● **What you will do**
From the line with "Condition A — Zn²⁺" to the line with "Condition B — Zn²⁺", retype every line exactly, including those two, and leave out the rest of the data below.

● **Data to process**
++++
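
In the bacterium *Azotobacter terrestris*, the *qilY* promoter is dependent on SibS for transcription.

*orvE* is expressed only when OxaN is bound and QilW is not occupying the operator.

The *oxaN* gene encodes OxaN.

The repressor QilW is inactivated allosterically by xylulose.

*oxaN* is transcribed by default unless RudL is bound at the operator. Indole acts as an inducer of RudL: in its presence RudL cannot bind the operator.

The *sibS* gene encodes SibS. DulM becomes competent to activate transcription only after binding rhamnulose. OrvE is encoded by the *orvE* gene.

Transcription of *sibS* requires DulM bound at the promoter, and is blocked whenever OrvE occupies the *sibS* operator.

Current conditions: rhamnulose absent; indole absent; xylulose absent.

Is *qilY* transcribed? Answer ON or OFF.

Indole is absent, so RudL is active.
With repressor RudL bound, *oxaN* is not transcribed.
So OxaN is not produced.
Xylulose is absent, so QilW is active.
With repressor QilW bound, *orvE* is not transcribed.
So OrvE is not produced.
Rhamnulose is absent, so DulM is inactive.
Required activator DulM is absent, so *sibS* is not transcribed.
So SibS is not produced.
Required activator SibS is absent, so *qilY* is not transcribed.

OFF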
++++
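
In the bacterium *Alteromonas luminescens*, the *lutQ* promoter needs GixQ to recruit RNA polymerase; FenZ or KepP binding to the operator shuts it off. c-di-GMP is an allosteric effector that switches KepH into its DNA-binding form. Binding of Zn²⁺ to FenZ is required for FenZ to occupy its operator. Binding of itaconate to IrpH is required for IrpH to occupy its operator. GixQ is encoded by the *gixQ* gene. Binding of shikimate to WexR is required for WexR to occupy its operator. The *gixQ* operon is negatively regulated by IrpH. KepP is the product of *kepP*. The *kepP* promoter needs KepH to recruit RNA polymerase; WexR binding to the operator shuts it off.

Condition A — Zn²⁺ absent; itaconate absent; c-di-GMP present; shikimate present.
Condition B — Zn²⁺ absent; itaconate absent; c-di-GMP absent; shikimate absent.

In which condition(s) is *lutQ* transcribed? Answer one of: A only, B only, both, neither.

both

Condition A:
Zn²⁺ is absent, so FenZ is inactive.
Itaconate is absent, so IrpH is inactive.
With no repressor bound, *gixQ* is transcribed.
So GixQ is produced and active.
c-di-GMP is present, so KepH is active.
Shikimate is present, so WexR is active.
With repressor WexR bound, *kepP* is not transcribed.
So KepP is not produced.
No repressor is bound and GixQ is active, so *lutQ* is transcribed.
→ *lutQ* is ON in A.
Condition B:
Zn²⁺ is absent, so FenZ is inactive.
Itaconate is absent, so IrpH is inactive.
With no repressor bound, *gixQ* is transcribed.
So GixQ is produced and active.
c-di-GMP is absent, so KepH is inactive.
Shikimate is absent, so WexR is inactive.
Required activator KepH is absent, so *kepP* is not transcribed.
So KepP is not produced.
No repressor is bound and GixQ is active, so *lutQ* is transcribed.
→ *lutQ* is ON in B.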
++++
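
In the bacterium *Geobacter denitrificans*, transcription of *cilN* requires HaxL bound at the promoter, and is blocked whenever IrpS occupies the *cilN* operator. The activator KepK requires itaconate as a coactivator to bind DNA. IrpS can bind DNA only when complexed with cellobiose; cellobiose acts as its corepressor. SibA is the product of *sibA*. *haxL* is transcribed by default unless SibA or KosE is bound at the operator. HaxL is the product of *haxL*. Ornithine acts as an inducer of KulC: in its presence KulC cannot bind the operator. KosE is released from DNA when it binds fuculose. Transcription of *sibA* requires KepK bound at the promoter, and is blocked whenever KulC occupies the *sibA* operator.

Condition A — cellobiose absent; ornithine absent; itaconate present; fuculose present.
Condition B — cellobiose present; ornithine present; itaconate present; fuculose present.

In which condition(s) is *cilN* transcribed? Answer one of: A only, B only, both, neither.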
++++
● **Result of the exercise**
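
Condition A — Zn²⁺ absent; itaconate absent; c-di-GMP present; shikimate present.
Condition B — Zn²⁺ absent; itaconate absent; c-di-GMP absent; shikimate absent.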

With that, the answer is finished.